_Exercise details_
The records that follow are to be repeated exactly, in full.

↓

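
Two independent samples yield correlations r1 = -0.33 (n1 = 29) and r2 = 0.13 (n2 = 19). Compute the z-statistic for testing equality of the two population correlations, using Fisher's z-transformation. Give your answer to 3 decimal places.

z1 = atanh(-0.33) = -0.342828,  z2 = atanh(0.13) = 0.130740
SE = √(1/(n1−3) + 1/(n2−3)) = √(1/26 + 1/16) = √(0.0384615 + 0.0625000) = √0.1009615 = 0.317744
z = (z1 − z2)/SE = (-0.342828 − 0.130740) / 0.317744 = -0.473568 / 0.317744 = -1.490

-1.490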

↑

_Output of the exercise_
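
Two independent samples yield correlations r1 = -0.33 (n1 = 29) and r2 = 0.13 (n2 = 19). Compute the z-statistic for testing equality of the two population correlations, using Fisher's z-transformation. Give your answer to 3 decimal places.

z1 = atanh(-0.33) = -0.342828,  z2 = atanh(0.13) = 0.130740
SE = √(1/(n1−3) + 1/(n2−3)) = √(1/26 + 1/16) = √(0.0384615 + 0.0625000) = √0.1009615 = 0.317744
z = (z1 − z2)/SE = (-0.342828 − 0.130740) / 0.317744 = -0.473568 / 0.317744 = -1.490

-1.490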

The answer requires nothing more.